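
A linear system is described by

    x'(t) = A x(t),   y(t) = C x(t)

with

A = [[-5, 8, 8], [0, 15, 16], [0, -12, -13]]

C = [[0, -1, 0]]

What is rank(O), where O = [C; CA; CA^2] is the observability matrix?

CA = [[0, -15, -16]]
CA^2 = [[0, -33, -32]]
Observability matrix O = [C; CA; CA^2] = [[0, -1, 0], [0, -15, -16], [0, -33, -32]]
Column 1 of O is identically zero, so rank(O) ≤ 2.
The 2×2 minor from rows 1, 2, columns 2, 3 is (-1)·(-16) - 0·(-15) = 16 - 0 = 16 ≠ 0, so rank(O) = 2.
rank(O) = 2 < n = 3, so the pair (A, C) is not completely observable.

2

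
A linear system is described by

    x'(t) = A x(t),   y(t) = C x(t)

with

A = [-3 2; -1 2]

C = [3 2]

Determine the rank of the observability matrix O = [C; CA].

CA = [[-11, 10]]
Observability matrix O = [C; CA] = [[3, 2], [-11, 10]]
det(O) = 3·10 - 2·(-11) = 30 - (-22) = 52 ≠ 0, so rank(O) = 2.
rank(O) = 2 = n, so the pair (A, C) is completely observable.

2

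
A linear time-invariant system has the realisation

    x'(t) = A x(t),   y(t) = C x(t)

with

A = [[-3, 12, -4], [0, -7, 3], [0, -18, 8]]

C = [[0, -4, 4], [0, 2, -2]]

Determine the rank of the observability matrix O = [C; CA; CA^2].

2

CA = [[0, -44, 20], [0, 22, -10]]
CA^2 = [[0, -52, 28], [0, 26, -14]]
Observability matrix O = [C; CA; CA^2] = [[0, -4, 4], [0, 2, -2], [0, -44, 20], [0, 22, -10], [0, -52, 28], [0, 26, -14]]
Column 1 of O is identically zero, so rank(O) ≤ 2.
The 2×2 minor from rows 1, 3, columns 2, 3 is (-4)·20 - 4·(-44) = -80 - (-176) = 96 ≠ 0, so rank(O) = 2.
rank(O) = 2 < n = 3, so the pair (A, C) is not completely observable.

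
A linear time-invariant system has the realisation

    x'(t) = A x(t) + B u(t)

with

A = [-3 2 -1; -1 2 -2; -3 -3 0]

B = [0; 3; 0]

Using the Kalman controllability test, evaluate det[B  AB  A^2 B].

567

AB = [[6], [6], [-9]]
A^2B = [[3], [24], [-36]]
Controllability matrix C = [B  AB  A^2B] = [[0, 6, 3], [3, 6, 24], [0, -9, -36]]
Expanding along the first row, det(C) = 0·(6·(-36) - 24·(-9)) - 6·(3·(-36) - 24·0) + 3·(3·(-9) - 6·0) = 0·0 - 6·(-108) + 3·(-27) = 567
Since det(C) ≠ 0, rank(C) = 3 and the system is completely controllable.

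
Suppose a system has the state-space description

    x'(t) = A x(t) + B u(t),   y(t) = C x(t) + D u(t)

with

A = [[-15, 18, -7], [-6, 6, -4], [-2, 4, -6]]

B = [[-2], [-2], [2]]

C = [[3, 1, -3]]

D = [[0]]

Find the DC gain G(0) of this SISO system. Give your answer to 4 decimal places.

-5.9000

G(0) = C(-A)^{-1}B + D = -C A^{-1} B + D.
det A = -120, so A^{-1} = (1/-120)·adj(A) = [[1/6, -2/3, 1/4], [7/30, -19/30, 3/20], [1/10, -1/5, -3/20]]
A^{-1} B = [3/2, 11/10, -1/10]^T
C A^{-1} B = 59/10
G(0) = D - C A^{-1} B = 0 - (59/10) = -59/10 ≈ -5.9000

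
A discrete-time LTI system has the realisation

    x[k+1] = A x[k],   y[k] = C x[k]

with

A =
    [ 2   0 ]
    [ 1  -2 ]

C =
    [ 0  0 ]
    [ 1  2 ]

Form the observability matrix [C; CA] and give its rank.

2

CA = [[0, 0], [4, -4]]
Observability matrix O = [C; CA] = [[0, 0], [1, 2], [0, 0], [4, -4]]
Take the 2×2 submatrix of O formed by rows 2, 4: [[1, 2], [4, -4]]. Its determinant is 1·(-4) - 2·4 = -4 - 8 = -12 ≠ 0.
So rank(O) ≥ 2; since O has 2 columns, rank(O) = 2.
rank(O) = 2 = n, so the pair (A, C) is completely observable.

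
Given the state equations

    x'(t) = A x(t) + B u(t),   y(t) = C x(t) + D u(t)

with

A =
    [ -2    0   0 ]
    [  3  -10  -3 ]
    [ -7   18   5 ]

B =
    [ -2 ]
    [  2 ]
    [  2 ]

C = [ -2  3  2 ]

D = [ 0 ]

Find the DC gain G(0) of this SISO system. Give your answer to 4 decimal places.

21.5000

G(0) = C(-A)^{-1}B + D = -C A^{-1} B + D.
det A = -8, so A^{-1} = (1/-8)·adj(A) = [[-1/2, 0, 0], [-3/4, 5/4, 3/4], [2, -9/2, -5/2]]
A^{-1} B = [1, 11/2, -18]^T
C A^{-1} B = -43/2
G(0) = D - C A^{-1} B = 0 - (-43/2) = 43/2 ≈ 21.5000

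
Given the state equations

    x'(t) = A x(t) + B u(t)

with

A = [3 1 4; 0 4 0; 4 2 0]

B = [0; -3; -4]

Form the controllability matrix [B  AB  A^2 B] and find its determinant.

AB = [[-19], [-12], [-6]]
A^2B = [[-93], [-48], [-100]]
Controllability matrix C = [B  AB  A^2B] = [[0, -19, -93], [-3, -12, -48], [-4, -6, -100]]
Expanding along the first row, det(C) = 0·((-12)·(-100) - (-48)·(-6)) - (-19)·((-3)·(-100) - (-48)·(-4)) + (-93)·((-3)·(-6) - (-12)·(-4)) = 0·912 - (-19)·108 + (-93)·(-30) = 4842
Since det(C) ≠ 0, rank(C) = 3 and the system is completely controllable.

4842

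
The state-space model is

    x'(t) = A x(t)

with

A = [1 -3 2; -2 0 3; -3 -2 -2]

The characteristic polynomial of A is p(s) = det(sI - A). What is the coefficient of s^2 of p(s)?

1

Expand det(sI - A) for the 3×3 matrix.
p(s) = s^3 + s^2 + 4s - 53.
(Check: constant term = det(-A) = (-1)^3 det A = -53; coefficient of s^2 = -tr A = 1.)
The coefficient of s^2 is 1.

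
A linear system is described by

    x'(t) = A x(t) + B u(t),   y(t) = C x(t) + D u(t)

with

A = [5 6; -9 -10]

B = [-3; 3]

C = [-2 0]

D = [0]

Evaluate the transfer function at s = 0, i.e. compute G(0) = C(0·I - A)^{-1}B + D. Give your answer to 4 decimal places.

6.0000

G(0) = C(-A)^{-1}B + D = -C A^{-1} B + D.
det A = 4, so A^{-1} = (1/4)·adj(A) = [[-5/2, -3/2], [9/4, 5/4]]
A^{-1} B = [3, -3]^T
C A^{-1} B = -6
G(0) = D - C A^{-1} B = 0 - (-6) = 6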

**TASK TO COMPLETE:** Write out each line exactly, as it is shown above.

**TASK ANSWER:**
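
A linear system is described by

    x'(t) = A x(t),   y(t) = C x(t)

with

A = [[-5, 8, 8], [0, 15, 16], [0, -12, -13]]

C = [[0, -1, 0]]

What is rank(O), where O = [C; CA; CA^2] is the observability matrix?

CA = [[0, -15, -16]]
CA^2 = [[0, -33, -32]]
Observability matrix O = [C; CA; CA^2] = [[0, -1, 0], [0, -15, -16], [0, -33, -32]]
Column 1 of O is identically zero, so rank(O) ≤ 2.
The 2×2 minor from rows 1, 2, columns 2, 3 is (-1)·(-16) - 0·(-15) = 16 - 0 = 16 ≠ 0, so rank(O) = 2.
rank(O) = 2 < n = 3, so the pair (A, C) is not completely observable.

2

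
A linear system is described by

    x'(t) = A x(t),   y(t) = C x(t)

with

A = [-3 2; -1 2]

C = [3 2]

Determine the rank of the observability matrix O = [C; CA].

CA = [[-11, 10]]
Observability matrix O = [C; CA] = [[3, 2], [-11, 10]]
det(O) = 3·10 - 2·(-11) = 30 - (-22) = 52 ≠ 0, so rank(O) = 2.
rank(O) = 2 = n, so the pair (A, C) is completely observable.

2

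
A linear time-invariant system has the realisation

    x'(t) = A x(t),   y(t) = C x(t)

with

A = [[-3, 12, -4], [0, -7, 3], [0, -18, 8]]

C = [[0, -4, 4], [0, 2, -2]]

Determine the rank of the observability matrix O = [C; CA; CA^2].

2

CA = [[0, -44, 20], [0, 22, -10]]
CA^2 = [[0, -52, 28], [0, 26, -14]]
Observability matrix O = [C; CA; CA^2] = [[0, -4, 4], [0, 2, -2], [0, -44, 20], [0, 22, -10], [0, -52, 28], [0, 26, -14]]
Column 1 of O is identically zero, so rank(O) ≤ 2.
The 2×2 minor from rows 1, 3, columns 2, 3 is (-4)·20 - 4·(-44) = -80 - (-176) = 96 ≠ 0, so rank(O) = 2.
rank(O) = 2 < n = 3, so the pair (A, C) is not completely observable.

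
A linear time-invariant system has the realisation

    x'(t) = A x(t) + B u(t)

with

A = [-3 2 -1; -1 2 -2; -3 -3 0]

B = [0; 3; 0]

Using the Kalman controllability test, evaluate det[B  AB  A^2 B].

567

AB = [[6], [6], [-9]]
A^2B = [[3], [24], [-36]]
Controllability matrix C = [B  AB  A^2B] = [[0, 6, 3], [3, 6, 24], [0, -9, -36]]
Expanding along the first row, det(C) = 0·(6·(-36) - 24·(-9)) - 6·(3·(-36) - 24·0) + 3·(3·(-9) - 6·0) = 0·0 - 6·(-108) + 3·(-27) = 567
Since det(C) ≠ 0, rank(C) = 3 and the system is completely controllable.

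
Suppose a system has the state-space description

    x'(t) = A x(t) + B u(t),   y(t) = C x(t) + D u(t)

with

A = [[-15, 18, -7], [-6, 6, -4], [-2, 4, -6]]

B = [[-2], [-2], [2]]

C = [[3, 1, -3]]

D = [[0]]

Find the DC gain G(0) of this SISO system. Give your answer to 4 decimal places.

-5.9000

G(0) = C(-A)^{-1}B + D = -C A^{-1} B + D.
det A = -120, so A^{-1} = (1/-120)·adj(A) = [[1/6, -2/3, 1/4], [7/30, -19/30, 3/20], [1/10, -1/5, -3/20]]
A^{-1} B = [3/2, 11/10, -1/10]^T
C A^{-1} B = 59/10
G(0) = D - C A^{-1} B = 0 - (59/10) = -59/10 ≈ -5.9000

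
A discrete-time LTI system has the realisation

    x[k+1] = A x[k],   y[k] = C x[k]

with

A =
    [ 2   0 ]
    [ 1  -2 ]

C =
    [ 0  0 ]
    [ 1  2 ]

Form the observability matrix [C; CA] and give its rank.

2

CA = [[0, 0], [4, -4]]
Observability matrix O = [C; CA] = [[0, 0], [1, 2], [0, 0], [4, -4]]
Take the 2×2 submatrix of O formed by rows 2, 4: [[1, 2], [4, -4]]. Its determinant is 1·(-4) - 2·4 = -4 - 8 = -12 ≠ 0.
So rank(O) ≥ 2; since O has 2 columns, rank(O) = 2.
rank(O) = 2 = n, so the pair (A, C) is completely observable.

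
Given the state equations

    x'(t) = A x(t) + B u(t),   y(t) = C x(t) + D u(t)

with

A =
    [ -2    0   0 ]
    [  3  -10  -3 ]
    [ -7   18   5 ]

B =
    [ -2 ]
    [  2 ]
    [  2 ]

C = [ -2  3  2 ]

D = [ 0 ]

Find the DC gain G(0) of this SISO system. Give your answer to 4 decimal places.

21.5000

G(0) = C(-A)^{-1}B + D = -C A^{-1} B + D.
det A = -8, so A^{-1} = (1/-8)·adj(A) = [[-1/2, 0, 0], [-3/4, 5/4, 3/4], [2, -9/2, -5/2]]
A^{-1} B = [1, 11/2, -18]^T
C A^{-1} B = -43/2
G(0) = D - C A^{-1} B = 0 - (-43/2) = 43/2 ≈ 21.5000

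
Given the state equations

    x'(t) = A x(t) + B u(t)

with

A = [3 1 4; 0 4 0; 4 2 0]

B = [0; -3; -4]

Form the controllability matrix [B  AB  A^2 B] and find its determinant.

AB = [[-19], [-12], [-6]]
A^2B = [[-93], [-48], [-100]]
Controllability matrix C = [B  AB  A^2B] = [[0, -19, -93], [-3, -12, -48], [-4, -6, -100]]
Expanding along the first row, det(C) = 0·((-12)·(-100) - (-48)·(-6)) - (-19)·((-3)·(-100) - (-48)·(-4)) + (-93)·((-3)·(-6) - (-12)·(-4)) = 0·912 - (-19)·108 + (-93)·(-30) = 4842
Since det(C) ≠ 0, rank(C) = 3 and the system is completely controllable.

4842

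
The state-space model is

    x'(t) = A x(t)

with

A = [1 -3 2; -2 0 3; -3 -2 -2]

The characteristic polynomial of A is p(s) = det(sI - A). What is the coefficient of s^2 of p(s)?

1

Expand det(sI - A) for the 3×3 matrix.
p(s) = s^3 + s^2 + 4s - 53.
(Check: constant term = det(-A) = (-1)^3 det A = -53; coefficient of s^2 = -tr A = 1.)
The coefficient of s^2 is 1.

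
A linear system is described by

    x'(t) = A x(t) + B u(t),   y(t) = C x(t) + D u(t)

with

A = [5 6; -9 -10]

B = [-3; 3]

C = [-2 0]

D = [0]

Evaluate the transfer function at s = 0, i.e. compute G(0) = C(0·I - A)^{-1}B + D. Give your answer to 4 decimal places.

6.0000

G(0) = C(-A)^{-1}B + D = -C A^{-1} B + D.
det A = 4, so A^{-1} = (1/4)·adj(A) = [[-5/2, -3/2], [9/4, 5/4]]
A^{-1} B = [3, -3]^T
C A^{-1} B = -6
G(0) = D - C A^{-1} B = 0 - (-6) = 6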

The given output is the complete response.